=== Exercise prompt ===
From the data below, set down exactly the lines between the one holding "- Link 2: 2.1" and the one holding "- Link 4: 5.7", inclusive, and no others.

►

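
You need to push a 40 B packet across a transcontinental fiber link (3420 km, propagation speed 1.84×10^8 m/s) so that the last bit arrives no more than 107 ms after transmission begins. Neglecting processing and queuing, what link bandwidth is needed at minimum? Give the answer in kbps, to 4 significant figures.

3.619 kbps

L = 320 bits.
Propagation delay = 3420000 / 184000000 = 18.587 ms.
Transmission budget = 107 − 18.587 = 88.413 ms.
R ≥ L / t_tx = 320 bits / 0.088413 s = 3.619 kbps.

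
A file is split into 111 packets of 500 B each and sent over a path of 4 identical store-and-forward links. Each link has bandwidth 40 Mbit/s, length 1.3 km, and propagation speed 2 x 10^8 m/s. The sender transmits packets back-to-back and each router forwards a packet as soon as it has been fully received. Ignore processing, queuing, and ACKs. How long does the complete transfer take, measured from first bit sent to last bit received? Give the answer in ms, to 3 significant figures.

11.4 ms

Per-hop transmission t_tx = L/R = 4000/40000000 = 0.1 ms.
Per-hop propagation t_prop = 1300/200000000 = 0.0065 ms.
Pipeline fill: first packet needs 4·t_tx to clear all hops; remaining 110 packets each add one t_tx.
Total = (4+111-1)·t_tx + 4·t_prop = 114·0.1 + 4·0.0065 = 11.4 ms.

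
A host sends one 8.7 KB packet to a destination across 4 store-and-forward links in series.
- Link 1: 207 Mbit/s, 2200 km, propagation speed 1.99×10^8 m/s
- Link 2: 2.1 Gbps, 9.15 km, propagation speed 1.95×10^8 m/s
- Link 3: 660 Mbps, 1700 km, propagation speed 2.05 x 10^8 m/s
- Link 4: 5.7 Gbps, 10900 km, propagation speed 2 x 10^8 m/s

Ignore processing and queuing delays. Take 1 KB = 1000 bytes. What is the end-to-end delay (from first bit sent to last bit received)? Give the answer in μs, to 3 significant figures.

L = 69600 bits.
Transmission delays (L/R per hop): 336.232, 33.1429, 105.455, 12.2105 μs; sum = 487.04 μs.
Propagation delays (d/s per hop): 11055.3, 46.9231, 8292.68, 54500 μs; sum = 73894.9 μs.
End-to-end = 74400 μs.

74400 μs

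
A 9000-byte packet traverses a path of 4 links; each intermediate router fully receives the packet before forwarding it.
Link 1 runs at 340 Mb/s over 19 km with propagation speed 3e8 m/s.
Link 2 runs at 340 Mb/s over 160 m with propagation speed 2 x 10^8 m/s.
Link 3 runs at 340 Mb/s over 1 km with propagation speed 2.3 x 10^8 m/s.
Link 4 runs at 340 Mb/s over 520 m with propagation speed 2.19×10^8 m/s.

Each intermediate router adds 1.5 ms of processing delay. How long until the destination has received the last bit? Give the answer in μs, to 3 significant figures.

L = 9000 × 8 = 72000 bits.
Transmission delay per hop = L/R = 72000/340000000 = 211.765 μs; 4 hops → 847.059 μs.
Propagation delays (d/s per hop): 63.3333, 0.8, 4.34783, 2.37443 μs; sum = 70.8556 μs.
Processing at 3 router(s): 3 × 1.5 ms = 4500 μs.
End-to-end = 5420 μs.

5420 μs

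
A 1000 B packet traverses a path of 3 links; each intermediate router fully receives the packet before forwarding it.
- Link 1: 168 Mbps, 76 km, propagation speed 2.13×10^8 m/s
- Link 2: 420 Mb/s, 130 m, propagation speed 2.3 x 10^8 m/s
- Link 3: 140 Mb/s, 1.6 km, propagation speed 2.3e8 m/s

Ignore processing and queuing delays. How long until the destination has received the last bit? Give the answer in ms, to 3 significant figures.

L = 1000 × 8 = 8000 bits.
Transmission delays (L/R per hop): 0.047619, 0.0190476, 0.0571429 ms; sum = 0.12381 ms.
Propagation delays (d/s per hop): 0.356808, 0.000565217, 0.00695652 ms; sum = 0.364329 ms.
End-to-end = 0.488 ms.

0.488 ms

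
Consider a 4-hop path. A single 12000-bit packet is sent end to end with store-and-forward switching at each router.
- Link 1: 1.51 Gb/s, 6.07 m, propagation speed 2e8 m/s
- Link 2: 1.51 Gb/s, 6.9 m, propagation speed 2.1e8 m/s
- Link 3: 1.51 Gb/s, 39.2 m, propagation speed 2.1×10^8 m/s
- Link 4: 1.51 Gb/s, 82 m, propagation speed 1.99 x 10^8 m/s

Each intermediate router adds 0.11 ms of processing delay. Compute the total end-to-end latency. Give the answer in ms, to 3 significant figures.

0.362 ms

Transmission delay per hop = L/R = 12000/1510000000 = 0.00794702 ms; 4 hops → 0.0317881 ms.
Propagation delays (d/s per hop): 3.035e-05, 3.28571e-05, 0.000186667, 0.00041206 ms; sum = 0.000661934 ms.
Processing at 3 router(s): 3 × 0.11 ms = 0.33 ms.
End-to-end = 0.362 ms.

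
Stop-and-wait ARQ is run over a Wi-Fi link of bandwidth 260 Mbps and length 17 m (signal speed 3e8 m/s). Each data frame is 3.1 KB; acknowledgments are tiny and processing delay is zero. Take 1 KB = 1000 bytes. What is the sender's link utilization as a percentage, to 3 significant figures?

99.9 %

t_tx = L/R = 24800/260000000 = 9.53846e-05 s.
t_prop = 17/300000000 = 5.66667e-08 s; RTT = 1.13333e-07 s.
Cycle = t_tx + RTT = 9.54979e-05 s.
Utilization = t_tx / cycle = 9.53846e-05/9.54979e-05 = 99.9 %.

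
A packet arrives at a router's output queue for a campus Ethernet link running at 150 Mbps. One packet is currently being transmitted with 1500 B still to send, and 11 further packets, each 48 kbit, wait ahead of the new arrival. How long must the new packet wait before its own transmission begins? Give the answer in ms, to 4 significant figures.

3.600 ms

Each queued packet: L/R = 48000/150000000 = 0.32 ms.
11 queued → 3.52 ms.
Plus remaining 12000 bits of current packet: 0.08 ms.
Queuing delay = 3.600 ms.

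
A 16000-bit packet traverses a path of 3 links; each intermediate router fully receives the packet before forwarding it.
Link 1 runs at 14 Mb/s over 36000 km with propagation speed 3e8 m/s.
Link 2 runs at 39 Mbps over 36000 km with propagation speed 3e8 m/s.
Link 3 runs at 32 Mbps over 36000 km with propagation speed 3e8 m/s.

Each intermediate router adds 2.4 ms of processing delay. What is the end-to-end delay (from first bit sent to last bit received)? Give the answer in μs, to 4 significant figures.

366900 μs

Transmission delays (L/R per hop): 1142.86, 410.256, 500 μs; sum = 2053.11 μs.
Propagation delays (d/s per hop): 120000, 120000, 120000 μs; sum = 360000 μs.
Processing at 2 router(s): 2 × 2.4 ms = 4800 μs.
End-to-end = 366900 μs.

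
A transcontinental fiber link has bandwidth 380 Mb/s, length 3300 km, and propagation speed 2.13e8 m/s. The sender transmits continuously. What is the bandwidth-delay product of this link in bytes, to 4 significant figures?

Propagation delay = 3300000 / 213000000 = 0.015493 s.
BDP = R × t_prop = 380000000 × 0.015493 = 5887320 bits.
In bytes: 5887320/8 = 735900 bytes.

735900 bytes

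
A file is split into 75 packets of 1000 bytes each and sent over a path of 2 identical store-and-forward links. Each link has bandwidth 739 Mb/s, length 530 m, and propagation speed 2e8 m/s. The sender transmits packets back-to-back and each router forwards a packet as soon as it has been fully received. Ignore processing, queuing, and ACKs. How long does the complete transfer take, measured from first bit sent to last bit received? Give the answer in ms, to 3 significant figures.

Per-hop transmission t_tx = L/R = 8000/739000000 = 0.0108254 ms.
Per-hop propagation t_prop = 530/200000000 = 0.00265 ms.
Pipeline fill: first packet needs 2·t_tx to clear all hops; remaining 74 packets each add one t_tx.
Total = (2+75-1)·t_tx + 2·t_prop = 76·0.0108254 + 2·0.00265 = 0.828 ms.

0.828 ms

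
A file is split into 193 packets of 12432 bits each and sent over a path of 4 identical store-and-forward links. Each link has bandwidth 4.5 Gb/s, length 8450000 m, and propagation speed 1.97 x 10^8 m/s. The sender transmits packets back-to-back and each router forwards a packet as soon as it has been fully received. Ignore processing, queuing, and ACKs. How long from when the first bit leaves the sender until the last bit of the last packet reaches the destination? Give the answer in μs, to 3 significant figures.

Per-hop transmission t_tx = L/R = 12432/4500000000 = 2.76267 μs.
Per-hop propagation t_prop = 8450000/197000000 = 42893.4 μs.
Pipeline fill: first packet needs 4·t_tx to clear all hops; remaining 192 packets each add one t_tx.
Total = (4+193-1)·t_tx + 4·t_prop = 196·2.76267 + 4·42893.4 = 172000 μs.

172000 μs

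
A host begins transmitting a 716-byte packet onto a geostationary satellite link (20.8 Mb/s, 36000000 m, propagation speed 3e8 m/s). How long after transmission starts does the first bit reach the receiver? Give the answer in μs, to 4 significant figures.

120000 μs

First bit experiences only propagation delay: d/s = 36000000/300000000 = 120000 μs.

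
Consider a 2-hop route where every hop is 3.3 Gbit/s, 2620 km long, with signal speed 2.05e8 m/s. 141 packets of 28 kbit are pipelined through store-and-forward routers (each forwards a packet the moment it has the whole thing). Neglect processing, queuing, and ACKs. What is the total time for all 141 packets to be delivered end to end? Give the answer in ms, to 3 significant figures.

Per-hop transmission t_tx = L/R = 28000/3300000000 = 0.00848485 ms.
Per-hop propagation t_prop = 2620000/2.05e+08 = 12.7805 ms.
Pipeline fill: first packet needs 2·t_tx to clear all hops; remaining 140 packets each add one t_tx.
Total = (2+141-1)·t_tx + 2·t_prop = 142·0.00848485 + 2·12.7805 = 26.8 ms.

26.8 ms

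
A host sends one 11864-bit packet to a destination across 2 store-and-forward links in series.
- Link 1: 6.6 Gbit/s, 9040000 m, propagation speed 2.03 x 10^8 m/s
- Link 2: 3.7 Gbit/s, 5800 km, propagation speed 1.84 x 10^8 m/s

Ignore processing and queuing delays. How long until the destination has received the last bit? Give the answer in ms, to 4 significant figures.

76.06 ms

Transmission delays (L/R per hop): 0.00179758, 0.00320649 ms; sum = 0.00500406 ms.
Propagation delays (d/s per hop): 44.532, 31.5217 ms; sum = 76.0538 ms.
End-to-end = 76.06 ms.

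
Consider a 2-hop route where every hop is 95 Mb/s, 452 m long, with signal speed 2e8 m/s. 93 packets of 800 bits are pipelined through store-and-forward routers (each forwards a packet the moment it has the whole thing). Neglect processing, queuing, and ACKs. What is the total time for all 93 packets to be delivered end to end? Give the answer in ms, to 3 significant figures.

0.796 ms

Per-hop transmission t_tx = L/R = 800/95000000 = 0.00842105 ms.
Per-hop propagation t_prop = 452/200000000 = 0.00226 ms.
Pipeline fill: first packet needs 2·t_tx to clear all hops; remaining 92 packets each add one t_tx.
Total = (2+93-1)·t_tx + 2·t_prop = 94·0.00842105 + 2·0.00226 = 0.796 ms.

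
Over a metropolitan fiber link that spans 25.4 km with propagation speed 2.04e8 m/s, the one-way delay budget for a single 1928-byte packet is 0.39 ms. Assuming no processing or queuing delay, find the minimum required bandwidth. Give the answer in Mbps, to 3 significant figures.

58.1 Mbps

L = 15424 bits.
Propagation delay = 25400 / 204000000 = 0.12451 ms.
Transmission budget = 0.39 − 0.12451 = 0.26549 ms.
R ≥ L / t_tx = 15424 bits / 0.00026549 s = 58.1 Mbps.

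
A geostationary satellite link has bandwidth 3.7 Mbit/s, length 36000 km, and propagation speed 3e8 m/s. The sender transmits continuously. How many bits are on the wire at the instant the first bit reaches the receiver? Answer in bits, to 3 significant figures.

Propagation delay = 36000000 / 300000000 = 0.12 s.
BDP = R × t_prop = 3700000 × 0.12 = 444000 bits.

444000 bits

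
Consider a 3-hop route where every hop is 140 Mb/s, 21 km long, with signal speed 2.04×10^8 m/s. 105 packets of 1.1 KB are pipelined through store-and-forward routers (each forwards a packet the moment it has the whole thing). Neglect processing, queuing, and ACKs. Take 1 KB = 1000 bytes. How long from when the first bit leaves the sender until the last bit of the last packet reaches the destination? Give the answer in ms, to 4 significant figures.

Per-hop transmission t_tx = L/R = 8800/140000000 = 0.0628571 ms.
Per-hop propagation t_prop = 21000/204000000 = 0.102941 ms.
Pipeline fill: first packet needs 3·t_tx to clear all hops; remaining 104 packets each add one t_tx.
Total = (3+105-1)·t_tx + 3·t_prop = 107·0.0628571 + 3·0.102941 = 7.035 ms.

7.035 ms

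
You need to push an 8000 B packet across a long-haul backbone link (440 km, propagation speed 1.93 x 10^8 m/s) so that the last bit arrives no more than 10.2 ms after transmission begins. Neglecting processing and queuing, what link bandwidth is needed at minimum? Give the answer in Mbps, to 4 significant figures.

L = 64000 bits.
Propagation delay = 440000 / 193000000 = 2.27979 ms.
Transmission budget = 10.2 − 2.27979 = 7.92021 ms.
R ≥ L / t_tx = 64000 bits / 0.00792021 s = 8.081 Mbps.

8.081 Mbps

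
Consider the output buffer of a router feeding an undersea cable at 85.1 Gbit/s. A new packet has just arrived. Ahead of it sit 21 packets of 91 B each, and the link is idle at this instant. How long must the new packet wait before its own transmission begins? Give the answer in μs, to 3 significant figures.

Each queued packet: L/R = 728/85100000000 = 0.00855464 μs.
21 queued → 0.179647 μs.
Queuing delay = 0.180 μs.

0.180 μs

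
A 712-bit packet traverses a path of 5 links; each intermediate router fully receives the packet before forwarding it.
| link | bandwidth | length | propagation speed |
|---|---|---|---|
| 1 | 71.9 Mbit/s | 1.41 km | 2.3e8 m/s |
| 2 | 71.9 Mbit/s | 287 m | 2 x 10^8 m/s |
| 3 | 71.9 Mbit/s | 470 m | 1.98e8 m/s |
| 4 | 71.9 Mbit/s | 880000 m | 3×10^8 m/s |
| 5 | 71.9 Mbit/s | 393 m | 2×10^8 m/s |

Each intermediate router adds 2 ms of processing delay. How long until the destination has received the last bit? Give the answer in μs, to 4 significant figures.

10990 μs

Transmission delay per hop = L/R = 712/71900000 = 9.90264 μs; 5 hops → 49.5132 μs.
Propagation delays (d/s per hop): 6.13043, 1.435, 2.37374, 2933.33, 1.965 μs; sum = 2945.24 μs.
Processing at 4 router(s): 4 × 2 ms = 8000 μs.
End-to-end = 10990 μs.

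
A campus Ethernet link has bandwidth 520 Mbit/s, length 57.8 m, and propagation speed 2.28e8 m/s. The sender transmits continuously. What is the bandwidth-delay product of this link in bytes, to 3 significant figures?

Propagation delay = 57.8 / 2.28e+08 = 2.53509e-07 s.
BDP = R × t_prop = 520000000 × 2.53509e-07 = 131.825 bits.
In bytes: 131.825/8 = 16.5 bytes.

16.5 bytes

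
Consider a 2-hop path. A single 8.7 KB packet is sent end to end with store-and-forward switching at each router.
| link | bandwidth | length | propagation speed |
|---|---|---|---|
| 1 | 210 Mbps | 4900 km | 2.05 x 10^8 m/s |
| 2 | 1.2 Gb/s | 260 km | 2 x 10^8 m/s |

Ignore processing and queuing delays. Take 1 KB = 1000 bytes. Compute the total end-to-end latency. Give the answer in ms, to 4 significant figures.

25.59 ms

L = 69600 bits.
Transmission delays (L/R per hop): 0.331429, 0.058 ms; sum = 0.389429 ms.
Propagation delays (d/s per hop): 23.9024, 1.3 ms; sum = 25.2024 ms.
End-to-end = 25.59 ms.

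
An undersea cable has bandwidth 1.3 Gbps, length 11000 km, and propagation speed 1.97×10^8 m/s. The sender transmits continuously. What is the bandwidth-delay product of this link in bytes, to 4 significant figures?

Propagation delay = 11000000 / 197000000 = 0.0558376 s.
BDP = R × t_prop = 1300000000 × 0.0558376 = 72588800 bits.
In bytes: 72588800/8 = 9074000 bytes.

9074000 bytes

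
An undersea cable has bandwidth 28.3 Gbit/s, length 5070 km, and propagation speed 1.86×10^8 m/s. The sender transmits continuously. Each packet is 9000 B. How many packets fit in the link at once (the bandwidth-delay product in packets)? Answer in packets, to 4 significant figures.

10710 packets

Propagation delay = 5070000 / 186000000 = 0.0272581 s.
BDP = R × t_prop = 28300000000 × 0.0272581 = 771403000 bits.
In packets of 72000 bits: 10710 packets.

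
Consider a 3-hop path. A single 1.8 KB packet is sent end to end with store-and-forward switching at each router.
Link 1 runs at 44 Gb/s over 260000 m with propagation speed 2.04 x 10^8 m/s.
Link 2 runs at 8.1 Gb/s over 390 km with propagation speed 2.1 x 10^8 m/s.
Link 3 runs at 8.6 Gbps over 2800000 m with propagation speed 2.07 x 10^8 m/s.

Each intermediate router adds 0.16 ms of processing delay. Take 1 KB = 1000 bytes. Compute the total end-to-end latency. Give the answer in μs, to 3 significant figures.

L = 14400 bits.
Transmission delays (L/R per hop): 0.327273, 1.77778, 1.67442 μs; sum = 3.77947 μs.
Propagation delays (d/s per hop): 1274.51, 1857.14, 13526.6 μs; sum = 16658.2 μs.
Processing at 2 router(s): 2 × 0.16 ms = 320 μs.
End-to-end = 17000 μs.

17000 μs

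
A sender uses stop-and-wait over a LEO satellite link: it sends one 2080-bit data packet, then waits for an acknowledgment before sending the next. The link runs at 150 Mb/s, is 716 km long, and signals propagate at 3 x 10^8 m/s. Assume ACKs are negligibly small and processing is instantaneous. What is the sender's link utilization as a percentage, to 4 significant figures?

0.2897 %

t_tx = L/R = 2080/150000000 = 1.38667e-05 s.
t_prop = 716000/300000000 = 0.00238667 s; RTT = 0.00477333 s.
Cycle = t_tx + RTT = 0.0047872 s.
Utilization = t_tx / cycle = 1.38667e-05/0.0047872 = 0.2897 %.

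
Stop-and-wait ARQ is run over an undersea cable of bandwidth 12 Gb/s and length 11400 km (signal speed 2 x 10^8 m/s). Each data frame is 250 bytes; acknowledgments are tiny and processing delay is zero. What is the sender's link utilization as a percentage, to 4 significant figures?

0.0001462 %

t_tx = L/R = 2000/12000000000 = 1.66667e-07 s.
t_prop = 11400000/200000000 = 0.057 s; RTT = 0.114 s.
Cycle = t_tx + RTT = 0.114 s.
Utilization = t_tx / cycle = 1.66667e-07/0.114 = 0.0001462 %.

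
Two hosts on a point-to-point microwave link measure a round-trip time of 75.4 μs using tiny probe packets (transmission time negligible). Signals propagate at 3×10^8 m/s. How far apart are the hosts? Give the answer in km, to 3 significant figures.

One-way propagation = RTT/2 = 37.7 μs.
d = s × t = 300000000 × 3.77e-05 = 11.3 km.

11.3 km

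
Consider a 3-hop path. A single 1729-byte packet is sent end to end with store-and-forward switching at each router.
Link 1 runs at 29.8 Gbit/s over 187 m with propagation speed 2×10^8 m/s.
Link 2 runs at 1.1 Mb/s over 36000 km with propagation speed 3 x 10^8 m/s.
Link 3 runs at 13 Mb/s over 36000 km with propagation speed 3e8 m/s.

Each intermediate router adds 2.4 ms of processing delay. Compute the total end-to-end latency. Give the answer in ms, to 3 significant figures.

258 ms

L = 1729 × 8 = 13832 bits.
Transmission delays (L/R per hop): 0.000464161, 12.5745, 1.064 ms; sum = 13.639 ms.
Propagation delays (d/s per hop): 0.000935, 120, 120 ms; sum = 240.001 ms.
Processing at 2 router(s): 2 × 2.4 ms = 4.8 ms.
End-to-end = 258 ms.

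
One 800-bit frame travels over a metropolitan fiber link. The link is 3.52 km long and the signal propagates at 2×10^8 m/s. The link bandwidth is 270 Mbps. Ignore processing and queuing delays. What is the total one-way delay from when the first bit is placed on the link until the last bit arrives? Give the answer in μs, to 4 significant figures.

Transmission delay = L/R = 800 / 270000000 = 2.96296 μs.
Propagation delay = d/s = 3520 m / 200000000 m/s = 17.6 μs.
Total = 20.56 μs.

20.56 μs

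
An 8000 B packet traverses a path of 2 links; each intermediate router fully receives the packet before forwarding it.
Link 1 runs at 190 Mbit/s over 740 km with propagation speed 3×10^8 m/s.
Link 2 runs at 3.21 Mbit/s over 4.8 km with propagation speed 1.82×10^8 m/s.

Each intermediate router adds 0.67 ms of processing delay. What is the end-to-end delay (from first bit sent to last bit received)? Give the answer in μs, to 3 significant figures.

23400 μs

L = 8000 × 8 = 64000 bits.
Transmission delays (L/R per hop): 336.842, 19937.7 μs; sum = 20274.5 μs.
Propagation delays (d/s per hop): 2466.67, 26.3736 μs; sum = 2493.04 μs.
Processing at 1 router(s): 1 × 0.67 ms = 670 μs.
End-to-end = 23400 μs.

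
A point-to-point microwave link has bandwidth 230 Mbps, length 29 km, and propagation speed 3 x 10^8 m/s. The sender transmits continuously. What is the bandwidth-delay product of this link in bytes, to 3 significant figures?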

◄

=== Written reply ===
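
- Link 2: 2.1 Gbps, 9.15 km, propagation speed 1.95×10^8 m/s
- Link 3: 660 Mbps, 1700 km, propagation speed 2.05 x 10^8 m/s
- Link 4: 5.7 Gbps, 10900 km, propagation speed 2 x 10^8 m/s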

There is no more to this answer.